-------- Data for this exercise

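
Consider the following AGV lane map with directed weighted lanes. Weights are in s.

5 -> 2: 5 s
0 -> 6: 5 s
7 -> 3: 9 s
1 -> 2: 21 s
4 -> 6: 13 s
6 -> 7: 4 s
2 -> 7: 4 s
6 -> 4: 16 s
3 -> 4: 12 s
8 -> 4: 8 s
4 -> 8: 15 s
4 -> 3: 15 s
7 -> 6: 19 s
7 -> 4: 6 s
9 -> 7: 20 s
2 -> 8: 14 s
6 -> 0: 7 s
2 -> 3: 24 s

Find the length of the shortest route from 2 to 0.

Shortest distances from 2:
2: 0
7: 4  (via 2)
4: 10  (via 7)
3: 13  (via 7)
8: 14  (via 2)
6: 23  (via 7)
0: 30  (via 6)
Shortest route: 2–7–6–0 = 30 s.

30 s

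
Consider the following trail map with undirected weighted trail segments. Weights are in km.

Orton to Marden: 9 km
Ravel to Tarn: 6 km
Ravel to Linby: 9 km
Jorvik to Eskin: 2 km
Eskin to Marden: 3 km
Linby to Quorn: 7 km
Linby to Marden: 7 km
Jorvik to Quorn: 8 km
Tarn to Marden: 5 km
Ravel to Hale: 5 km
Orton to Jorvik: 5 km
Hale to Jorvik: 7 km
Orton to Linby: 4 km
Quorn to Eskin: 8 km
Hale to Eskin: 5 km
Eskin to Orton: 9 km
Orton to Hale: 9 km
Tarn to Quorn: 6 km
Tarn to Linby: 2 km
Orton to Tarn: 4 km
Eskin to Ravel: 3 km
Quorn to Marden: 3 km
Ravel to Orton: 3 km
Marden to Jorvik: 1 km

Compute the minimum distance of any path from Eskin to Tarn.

Candidate routes:
Eskin–Marden–Tarn: 3+5 = 8
Eskin–Ravel–Tarn: 3+6 = 9
Cheapest is Eskin–Marden–Tarn at 8 km.

8 km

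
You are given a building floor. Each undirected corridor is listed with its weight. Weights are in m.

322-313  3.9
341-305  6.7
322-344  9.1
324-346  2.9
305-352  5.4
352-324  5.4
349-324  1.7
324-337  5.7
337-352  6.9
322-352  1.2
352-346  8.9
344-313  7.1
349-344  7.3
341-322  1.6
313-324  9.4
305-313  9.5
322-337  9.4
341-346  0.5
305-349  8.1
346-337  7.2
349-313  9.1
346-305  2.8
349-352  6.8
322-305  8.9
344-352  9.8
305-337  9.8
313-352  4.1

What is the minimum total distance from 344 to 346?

11.2 m

Running Dijkstra from 344:
344: 0
313: 7.1  (via 344)
349: 7.3  (via 344)
324: 9  (via 349)
322: 9.1  (via 344)
352: 9.8  (via 344)
341: 10.7  (via 322)
346: 11.2  (via 341)
Shortest route: 344–322–341–346 = 11.2 m.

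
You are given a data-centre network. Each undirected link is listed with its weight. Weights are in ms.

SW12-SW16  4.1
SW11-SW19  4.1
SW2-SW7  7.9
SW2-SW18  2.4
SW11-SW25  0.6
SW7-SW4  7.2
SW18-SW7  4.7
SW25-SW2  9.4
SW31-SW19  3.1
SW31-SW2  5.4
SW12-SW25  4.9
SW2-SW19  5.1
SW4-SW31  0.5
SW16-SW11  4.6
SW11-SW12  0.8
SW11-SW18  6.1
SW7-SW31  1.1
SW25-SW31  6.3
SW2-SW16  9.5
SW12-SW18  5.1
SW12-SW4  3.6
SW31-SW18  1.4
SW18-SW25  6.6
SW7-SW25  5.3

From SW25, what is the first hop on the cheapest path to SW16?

Compare a few routes:
SW25 - SW11 - SW16: 0.6+4.6 = 5.2
SW25 - SW11 - SW12 - SW16: 0.6+0.8+4.1 = 5.5
The minimum is 5.2 ms via SW25 - SW11 - SW16.
So from SW25 the first move is to SW11.

SW11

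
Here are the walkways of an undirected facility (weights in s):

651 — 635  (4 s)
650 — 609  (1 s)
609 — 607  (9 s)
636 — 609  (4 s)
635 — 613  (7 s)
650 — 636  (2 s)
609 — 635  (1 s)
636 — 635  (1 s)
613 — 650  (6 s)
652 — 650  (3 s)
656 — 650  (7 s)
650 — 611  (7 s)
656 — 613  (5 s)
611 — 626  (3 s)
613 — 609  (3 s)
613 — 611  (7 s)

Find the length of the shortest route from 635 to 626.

Candidate routes:
635 → 609 → 650 → 611 → 626: 1+1+7+3 = 12
635 → 636 → 650 → 611 → 626: 1+2+7+3 = 13
The minimum is 12 s via 635 → 609 → 650 → 611 → 626.

12 s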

----------------

- [Directions for this task]
A verbatim copy of every entry is needed.

- [Task answer]
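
Consider the following AGV lane map with directed weighted lanes. Weights are in s.

5 -> 2: 5 s
0 -> 6: 5 s
7 -> 3: 9 s
1 -> 2: 21 s
4 -> 6: 13 s
6 -> 7: 4 s
2 -> 7: 4 s
6 -> 4: 16 s
3 -> 4: 12 s
8 -> 4: 8 s
4 -> 8: 15 s
4 -> 3: 15 s
7 -> 6: 19 s
7 -> 4: 6 s
9 -> 7: 20 s
2 -> 8: 14 s
6 -> 0: 7 s
2 -> 3: 24 s

Find the length of the shortest route from 2 to 0.

Shortest distances from 2:
2: 0
7: 4  (via 2)
4: 10  (via 7)
3: 13  (via 7)
8: 14  (via 2)
6: 23  (via 7)
0: 30  (via 6)
Shortest route: 2–7–6–0 = 30 s.

30 s

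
Consider the following trail map with undirected weighted trail segments. Weights are in km.

Orton to Marden: 9 km
Ravel to Tarn: 6 km
Ravel to Linby: 9 km
Jorvik to Eskin: 2 km
Eskin to Marden: 3 km
Linby to Quorn: 7 km
Linby to Marden: 7 km
Jorvik to Quorn: 8 km
Tarn to Marden: 5 km
Ravel to Hale: 5 km
Orton to Jorvik: 5 km
Hale to Jorvik: 7 km
Orton to Linby: 4 km
Quorn to Eskin: 8 km
Hale to Eskin: 5 km
Eskin to Orton: 9 km
Orton to Hale: 9 km
Tarn to Quorn: 6 km
Tarn to Linby: 2 km
Orton to Tarn: 4 km
Eskin to Ravel: 3 km
Quorn to Marden: 3 km
Ravel to Orton: 3 km
Marden to Jorvik: 1 km

Compute the minimum distance of any path from Eskin to Tarn.

Candidate routes:
Eskin–Marden–Tarn: 3+5 = 8
Eskin–Ravel–Tarn: 3+6 = 9
Cheapest is Eskin–Marden–Tarn at 8 km.

8 km

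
You are given a building floor. Each undirected corridor is listed with its weight. Weights are in m.

322-313  3.9
341-305  6.7
322-344  9.1
324-346  2.9
305-352  5.4
352-324  5.4
349-324  1.7
324-337  5.7
337-352  6.9
322-352  1.2
352-346  8.9
344-313  7.1
349-344  7.3
341-322  1.6
313-324  9.4
305-313  9.5
322-337  9.4
341-346  0.5
305-349  8.1
346-337  7.2
349-313  9.1
346-305  2.8
349-352  6.8
322-305  8.9
344-352  9.8
305-337  9.8
313-352  4.1

What is the minimum total distance from 344 to 346?

11.2 m

Running Dijkstra from 344:
344: 0
313: 7.1  (via 344)
349: 7.3  (via 344)
324: 9  (via 349)
322: 9.1  (via 344)
352: 9.8  (via 344)
341: 10.7  (via 322)
346: 11.2  (via 341)
Shortest route: 344–322–341–346 = 11.2 m.

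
You are given a data-centre network. Each undirected link is listed with its weight. Weights are in ms.

SW12-SW16  4.1
SW11-SW19  4.1
SW2-SW7  7.9
SW2-SW18  2.4
SW11-SW25  0.6
SW7-SW4  7.2
SW18-SW7  4.7
SW25-SW2  9.4
SW31-SW19  3.1
SW31-SW2  5.4
SW12-SW25  4.9
SW2-SW19  5.1
SW4-SW31  0.5
SW16-SW11  4.6
SW11-SW12  0.8
SW11-SW18  6.1
SW7-SW31  1.1
SW25-SW31  6.3
SW2-SW16  9.5
SW12-SW18  5.1
SW12-SW4  3.6
SW31-SW18  1.4
SW18-SW25  6.6
SW7-SW25  5.3

From SW25, what is the first hop on the cheapest path to SW16?

Compare a few routes:
SW25 - SW11 - SW16: 0.6+4.6 = 5.2
SW25 - SW11 - SW12 - SW16: 0.6+0.8+4.1 = 5.5
The minimum is 5.2 ms via SW25 - SW11 - SW16.
So from SW25 the first move is to SW11.

SW11

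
Here are the walkways of an undirected facility (weights in s):

651 — 635  (4 s)
650 — 609  (1 s)
609 — 607  (9 s)
636 — 609  (4 s)
635 — 613  (7 s)
650 — 636  (2 s)
609 — 635  (1 s)
636 — 635  (1 s)
613 — 650  (6 s)
652 — 650  (3 s)
656 — 650  (7 s)
650 — 611  (7 s)
656 — 613  (5 s)
611 — 626  (3 s)
613 — 609  (3 s)
613 — 611  (7 s)

Find the length of the shortest route from 635 to 626.

Candidate routes:
635 → 609 → 650 → 611 → 626: 1+1+7+3 = 12
635 → 636 → 650 → 611 → 626: 1+2+7+3 = 13
The minimum is 12 s via 635 → 609 → 650 → 611 → 626.

12 s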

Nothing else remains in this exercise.